* **Your task**:
The listing that follows must be given again in full and exactly.

______

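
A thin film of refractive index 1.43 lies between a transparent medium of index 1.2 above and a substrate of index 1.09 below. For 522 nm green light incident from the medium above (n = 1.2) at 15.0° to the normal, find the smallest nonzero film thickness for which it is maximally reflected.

93.5 nm

Top surface (1.2 → 1.43): reflection off a higher-index medium gives a half-wave phase shift.
Ray reflecting at the bottom interface goes from n = 1.43 toward n = 1.09: no phase shift.
Exactly one π shift → a net half-wave offset.
So the condition for constructive reflection is 2 n t cos θ_r = (m + ½) λ.
Snell's law: 1.2 sin 15.0° = 1.43 sin θ_r → sin θ_r = 0.217, cos θ_r = 0.976.
Minimum at m = 0: t = λ / (4 n cos θ_r) = 522 / (4 × 1.43 × 0.976) = 93.5 nm.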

______

* **Result of this exercise**:
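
A thin film of refractive index 1.43 lies between a transparent medium of index 1.2 above and a substrate of index 1.09 below. For 522 nm green light incident from the medium above (n = 1.2) at 15.0° to the normal, find the smallest nonzero film thickness for which it is maximally reflected.

93.5 nm

Top surface (1.2 → 1.43): reflection off a higher-index medium gives a half-wave phase shift.
Ray reflecting at the bottom interface goes from n = 1.43 toward n = 1.09: no phase shift.
Exactly one π shift → a net half-wave offset.
So the condition for constructive reflection is 2 n t cos θ_r = (m + ½) λ.
Snell's law: 1.2 sin 15.0° = 1.43 sin θ_r → sin θ_r = 0.217, cos θ_r = 0.976.
Minimum at m = 0: t = λ / (4 n cos θ_r) = 522 / (4 × 1.43 × 0.976) = 93.5 nm.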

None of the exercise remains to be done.